= Dataset entries =
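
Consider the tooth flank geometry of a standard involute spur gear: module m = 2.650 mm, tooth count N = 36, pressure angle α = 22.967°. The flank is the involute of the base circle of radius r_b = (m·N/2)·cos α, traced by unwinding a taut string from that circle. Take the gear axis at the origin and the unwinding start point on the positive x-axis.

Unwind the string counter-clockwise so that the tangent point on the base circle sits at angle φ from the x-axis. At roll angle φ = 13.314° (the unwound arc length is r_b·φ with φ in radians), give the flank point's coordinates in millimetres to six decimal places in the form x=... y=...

x=45.088598 y=0.182701

pitch radius r_p = m·N/2 = 2.650·36/2 = 47.700000
base radius r_b = r_p·cos α = 47.700000·cos 22.967° = 43.918809
roll angle φ = 13.314° = 0.23237314 rad
x = r_b·(cos φ + φ·sin φ) = 43.918809·(0.97312263 + 0.23237314·0.23028752) = 45.088598
y = r_b·(sin φ − φ·cos φ) = 43.918809·(0.23028752 − 0.23237314·0.97312263) = 0.182701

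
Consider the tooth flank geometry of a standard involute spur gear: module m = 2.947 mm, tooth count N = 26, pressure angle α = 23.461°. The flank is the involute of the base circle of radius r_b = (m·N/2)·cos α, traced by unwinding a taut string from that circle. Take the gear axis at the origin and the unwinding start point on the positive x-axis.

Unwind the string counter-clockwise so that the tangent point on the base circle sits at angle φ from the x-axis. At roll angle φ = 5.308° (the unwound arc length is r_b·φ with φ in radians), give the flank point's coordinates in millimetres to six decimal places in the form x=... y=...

x=35.294367 y=0.009306

pitch radius r_p = m·N/2 = 2.947·26/2 = 38.311000
base radius r_b = r_p·cos α = 38.311000·cos 23.461° = 35.143879
roll angle φ = 5.308° = 0.09264208 rad
x = r_b·(cos φ + φ·sin φ) = 35.143879·(0.99571179 + 0.09264208·0.09250962) = 35.294367
y = r_b·(sin φ − φ·cos φ) = 35.143879·(0.09250962 − 0.09264208·0.99571179) = 0.009306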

= What the exercise asks =
Exactly as written, output all of the entries.

= Exercise solution =
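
Consider the tooth flank geometry of a standard involute spur gear: module m = 2.650 mm, tooth count N = 36, pressure angle α = 22.967°. The flank is the involute of the base circle of radius r_b = (m·N/2)·cos α, traced by unwinding a taut string from that circle. Take the gear axis at the origin and the unwinding start point on the positive x-axis.

Unwind the string counter-clockwise so that the tangent point on the base circle sits at angle φ from the x-axis. At roll angle φ = 13.314° (the unwound arc length is r_b·φ with φ in radians), give the flank point's coordinates in millimetres to six decimal places in the form x=... y=...

x=45.088598 y=0.182701

pitch radius r_p = m·N/2 = 2.650·36/2 = 47.700000
base radius r_b = r_p·cos α = 47.700000·cos 22.967° = 43.918809
roll angle φ = 13.314° = 0.23237314 rad
x = r_b·(cos φ + φ·sin φ) = 43.918809·(0.97312263 + 0.23237314·0.23028752) = 45.088598
y = r_b·(sin φ − φ·cos φ) = 43.918809·(0.23028752 − 0.23237314·0.97312263) = 0.182701

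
Consider the tooth flank geometry of a standard involute spur gear: module m = 2.947 mm, tooth count N = 26, pressure angle α = 23.461°. The flank is the involute of the base circle of radius r_b = (m·N/2)·cos α, traced by unwinding a taut string from that circle. Take the gear axis at the origin and the unwinding start point on the positive x-axis.

Unwind the string counter-clockwise so that the tangent point on the base circle sits at angle φ from the x-axis. At roll angle φ = 5.308° (the unwound arc length is r_b·φ with φ in radians), give the flank point's coordinates in millimetres to six decimal places in the form x=... y=...

x=35.294367 y=0.009306

pitch radius r_p = m·N/2 = 2.947·26/2 = 38.311000
base radius r_b = r_p·cos α = 38.311000·cos 23.461° = 35.143879
roll angle φ = 5.308° = 0.09264208 rad
x = r_b·(cos φ + φ·sin φ) = 35.143879·(0.99571179 + 0.09264208·0.09250962) = 35.294367
y = r_b·(sin φ − φ·cos φ) = 35.143879·(0.09250962 − 0.09264208·0.99571179) = 0.009306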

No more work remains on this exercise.